[Dataset entries]
──────────────────────────────

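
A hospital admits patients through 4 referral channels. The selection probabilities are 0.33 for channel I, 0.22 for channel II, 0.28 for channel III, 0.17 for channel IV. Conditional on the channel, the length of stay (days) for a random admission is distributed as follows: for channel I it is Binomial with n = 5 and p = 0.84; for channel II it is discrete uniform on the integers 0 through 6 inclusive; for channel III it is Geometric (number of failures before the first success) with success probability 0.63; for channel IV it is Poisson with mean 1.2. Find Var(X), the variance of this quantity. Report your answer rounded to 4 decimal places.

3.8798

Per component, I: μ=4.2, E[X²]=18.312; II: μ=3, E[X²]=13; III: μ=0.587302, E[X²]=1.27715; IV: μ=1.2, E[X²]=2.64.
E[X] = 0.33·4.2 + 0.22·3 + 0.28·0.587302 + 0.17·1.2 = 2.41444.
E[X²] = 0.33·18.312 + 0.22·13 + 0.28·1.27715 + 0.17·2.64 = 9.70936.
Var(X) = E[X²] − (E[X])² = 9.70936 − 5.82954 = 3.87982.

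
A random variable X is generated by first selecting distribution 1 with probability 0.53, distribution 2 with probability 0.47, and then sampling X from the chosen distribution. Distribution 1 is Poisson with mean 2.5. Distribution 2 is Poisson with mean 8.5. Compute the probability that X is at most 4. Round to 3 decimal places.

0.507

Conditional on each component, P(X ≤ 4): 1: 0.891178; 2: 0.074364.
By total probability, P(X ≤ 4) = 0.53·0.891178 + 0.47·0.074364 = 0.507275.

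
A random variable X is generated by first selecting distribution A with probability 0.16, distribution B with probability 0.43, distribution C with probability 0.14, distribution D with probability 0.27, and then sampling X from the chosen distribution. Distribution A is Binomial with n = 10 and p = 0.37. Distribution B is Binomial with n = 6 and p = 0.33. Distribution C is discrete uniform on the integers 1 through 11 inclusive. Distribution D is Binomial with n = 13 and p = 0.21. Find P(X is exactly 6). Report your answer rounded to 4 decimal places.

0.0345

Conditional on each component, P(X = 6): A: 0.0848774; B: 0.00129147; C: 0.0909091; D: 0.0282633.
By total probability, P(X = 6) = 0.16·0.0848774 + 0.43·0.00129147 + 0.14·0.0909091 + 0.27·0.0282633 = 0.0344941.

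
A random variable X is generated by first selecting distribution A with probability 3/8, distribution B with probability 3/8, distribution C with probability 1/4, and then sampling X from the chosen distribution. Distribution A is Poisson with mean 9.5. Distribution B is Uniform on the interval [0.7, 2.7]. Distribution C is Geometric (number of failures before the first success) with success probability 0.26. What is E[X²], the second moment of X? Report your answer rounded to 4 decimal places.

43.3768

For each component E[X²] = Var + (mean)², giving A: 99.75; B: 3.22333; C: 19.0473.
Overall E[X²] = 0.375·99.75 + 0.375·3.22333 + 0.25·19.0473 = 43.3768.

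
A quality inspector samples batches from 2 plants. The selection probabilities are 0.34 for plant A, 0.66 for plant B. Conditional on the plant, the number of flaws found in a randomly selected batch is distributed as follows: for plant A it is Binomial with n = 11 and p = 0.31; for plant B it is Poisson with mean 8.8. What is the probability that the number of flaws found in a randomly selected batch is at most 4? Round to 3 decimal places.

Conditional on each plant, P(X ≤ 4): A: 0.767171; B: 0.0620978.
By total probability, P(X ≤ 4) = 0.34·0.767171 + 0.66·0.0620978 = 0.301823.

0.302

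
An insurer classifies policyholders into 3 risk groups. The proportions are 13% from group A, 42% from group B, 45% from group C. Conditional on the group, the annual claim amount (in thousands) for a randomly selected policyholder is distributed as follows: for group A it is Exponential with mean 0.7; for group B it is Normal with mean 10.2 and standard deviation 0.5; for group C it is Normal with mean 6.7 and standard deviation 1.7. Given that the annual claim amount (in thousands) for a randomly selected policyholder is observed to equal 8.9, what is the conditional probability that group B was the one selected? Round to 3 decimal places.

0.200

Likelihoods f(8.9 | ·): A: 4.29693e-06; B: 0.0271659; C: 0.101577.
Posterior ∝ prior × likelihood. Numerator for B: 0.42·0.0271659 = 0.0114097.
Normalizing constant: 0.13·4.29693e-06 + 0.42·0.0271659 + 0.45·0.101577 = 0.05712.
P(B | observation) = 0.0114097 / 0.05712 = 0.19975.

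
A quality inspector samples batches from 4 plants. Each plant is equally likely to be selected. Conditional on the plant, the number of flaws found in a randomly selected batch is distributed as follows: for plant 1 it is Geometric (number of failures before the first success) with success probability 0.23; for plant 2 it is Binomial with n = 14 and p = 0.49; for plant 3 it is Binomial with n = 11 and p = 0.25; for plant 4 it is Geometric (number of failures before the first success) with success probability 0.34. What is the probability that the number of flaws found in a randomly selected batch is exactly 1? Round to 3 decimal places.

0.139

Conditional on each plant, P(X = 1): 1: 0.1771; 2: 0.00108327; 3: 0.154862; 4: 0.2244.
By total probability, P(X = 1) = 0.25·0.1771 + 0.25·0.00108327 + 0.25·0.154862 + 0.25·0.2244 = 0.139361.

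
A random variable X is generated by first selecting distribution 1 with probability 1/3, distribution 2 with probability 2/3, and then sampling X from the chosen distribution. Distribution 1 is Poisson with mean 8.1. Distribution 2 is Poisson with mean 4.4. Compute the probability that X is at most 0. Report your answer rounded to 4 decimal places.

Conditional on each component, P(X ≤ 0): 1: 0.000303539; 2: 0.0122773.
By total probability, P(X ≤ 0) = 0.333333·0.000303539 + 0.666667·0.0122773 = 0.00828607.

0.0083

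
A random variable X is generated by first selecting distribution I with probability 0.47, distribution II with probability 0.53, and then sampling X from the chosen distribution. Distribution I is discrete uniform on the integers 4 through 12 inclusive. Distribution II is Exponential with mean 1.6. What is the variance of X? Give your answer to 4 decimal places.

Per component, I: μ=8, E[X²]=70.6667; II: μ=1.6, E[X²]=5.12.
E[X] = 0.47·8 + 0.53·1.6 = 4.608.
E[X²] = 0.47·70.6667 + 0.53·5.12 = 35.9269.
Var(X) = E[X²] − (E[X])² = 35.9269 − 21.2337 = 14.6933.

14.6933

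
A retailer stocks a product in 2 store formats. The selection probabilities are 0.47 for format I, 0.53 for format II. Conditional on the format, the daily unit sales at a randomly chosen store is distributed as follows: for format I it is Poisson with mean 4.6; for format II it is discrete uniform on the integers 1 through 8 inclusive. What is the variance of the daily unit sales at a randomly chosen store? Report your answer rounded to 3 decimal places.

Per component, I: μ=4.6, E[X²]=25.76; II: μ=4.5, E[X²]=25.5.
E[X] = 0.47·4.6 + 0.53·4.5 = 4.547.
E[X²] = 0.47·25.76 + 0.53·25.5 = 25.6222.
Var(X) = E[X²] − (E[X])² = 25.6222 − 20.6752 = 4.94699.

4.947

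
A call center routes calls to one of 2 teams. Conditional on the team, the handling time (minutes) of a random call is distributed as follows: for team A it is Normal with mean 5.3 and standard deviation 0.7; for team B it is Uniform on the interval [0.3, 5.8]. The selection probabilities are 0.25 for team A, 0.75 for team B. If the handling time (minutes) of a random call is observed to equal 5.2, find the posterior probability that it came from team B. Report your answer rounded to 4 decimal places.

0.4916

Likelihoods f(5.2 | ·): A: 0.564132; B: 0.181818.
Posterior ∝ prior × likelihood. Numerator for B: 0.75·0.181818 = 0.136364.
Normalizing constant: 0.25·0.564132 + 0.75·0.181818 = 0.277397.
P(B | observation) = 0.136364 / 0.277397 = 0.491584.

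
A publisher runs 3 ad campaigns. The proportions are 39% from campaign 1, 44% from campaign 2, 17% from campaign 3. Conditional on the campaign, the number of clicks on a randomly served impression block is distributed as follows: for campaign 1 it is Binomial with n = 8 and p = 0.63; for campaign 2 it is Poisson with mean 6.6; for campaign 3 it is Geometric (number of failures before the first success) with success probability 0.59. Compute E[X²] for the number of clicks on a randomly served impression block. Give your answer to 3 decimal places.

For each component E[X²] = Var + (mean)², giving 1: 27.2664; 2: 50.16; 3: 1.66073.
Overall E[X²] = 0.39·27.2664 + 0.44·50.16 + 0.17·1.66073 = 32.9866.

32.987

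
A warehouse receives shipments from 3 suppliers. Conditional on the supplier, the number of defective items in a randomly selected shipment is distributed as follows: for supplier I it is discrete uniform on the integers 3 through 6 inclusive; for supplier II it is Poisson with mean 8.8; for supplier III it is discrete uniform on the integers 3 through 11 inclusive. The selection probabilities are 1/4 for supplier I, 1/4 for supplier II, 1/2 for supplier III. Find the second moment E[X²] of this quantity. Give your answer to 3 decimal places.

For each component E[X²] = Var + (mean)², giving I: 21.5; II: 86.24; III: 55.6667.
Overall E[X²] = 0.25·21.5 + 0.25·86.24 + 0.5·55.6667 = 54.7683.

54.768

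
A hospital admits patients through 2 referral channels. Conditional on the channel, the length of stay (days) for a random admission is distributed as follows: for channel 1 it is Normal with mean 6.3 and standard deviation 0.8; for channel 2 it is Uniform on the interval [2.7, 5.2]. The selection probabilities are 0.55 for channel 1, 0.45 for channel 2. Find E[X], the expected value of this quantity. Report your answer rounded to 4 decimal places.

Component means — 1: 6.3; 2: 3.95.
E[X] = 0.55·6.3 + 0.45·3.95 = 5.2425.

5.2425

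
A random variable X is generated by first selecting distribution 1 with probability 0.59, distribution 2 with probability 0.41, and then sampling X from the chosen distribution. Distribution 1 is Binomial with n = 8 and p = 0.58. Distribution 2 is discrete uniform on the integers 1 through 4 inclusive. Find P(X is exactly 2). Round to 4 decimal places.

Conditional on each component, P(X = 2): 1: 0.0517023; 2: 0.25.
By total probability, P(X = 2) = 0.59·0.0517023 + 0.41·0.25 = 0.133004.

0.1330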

──────────────────────────────

[Brief] From the line containing "A warehouse receives" through the last line of the entries above, print every line exactly, including both ends, and nothing else.

[The answer]
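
A warehouse receives shipments from 3 suppliers. Conditional on the supplier, the number of defective items in a randomly selected shipment is distributed as follows: for supplier I it is discrete uniform on the integers 3 through 6 inclusive; for supplier II it is Poisson with mean 8.8; for supplier III it is discrete uniform on the integers 3 through 11 inclusive. The selection probabilities are 1/4 for supplier I, 1/4 for supplier II, 1/2 for supplier III. Find the second moment E[X²] of this quantity. Give your answer to 3 decimal places.

For each component E[X²] = Var + (mean)², giving I: 21.5; II: 86.24; III: 55.6667.
Overall E[X²] = 0.25·21.5 + 0.25·86.24 + 0.5·55.6667 = 54.7683.

54.768

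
A hospital admits patients through 2 referral channels. Conditional on the channel, the length of stay (days) for a random admission is distributed as follows: for channel 1 it is Normal with mean 6.3 and standard deviation 0.8; for channel 2 it is Uniform on the interval [2.7, 5.2]. The selection probabilities are 0.55 for channel 1, 0.45 for channel 2. Find E[X], the expected value of this quantity. Report your answer rounded to 4 decimal places.

Component means — 1: 6.3; 2: 3.95.
E[X] = 0.55·6.3 + 0.45·3.95 = 5.2425.

5.2425

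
A random variable X is generated by first selecting distribution 1 with probability 0.59, distribution 2 with probability 0.41, and then sampling X from the chosen distribution. Distribution 1 is Binomial with n = 8 and p = 0.58. Distribution 2 is discrete uniform on the integers 1 through 4 inclusive. Find P(X is exactly 2). Round to 4 decimal places.

Conditional on each component, P(X = 2): 1: 0.0517023; 2: 0.25.
By total probability, P(X = 2) = 0.59·0.0517023 + 0.41·0.25 = 0.133004.

0.1330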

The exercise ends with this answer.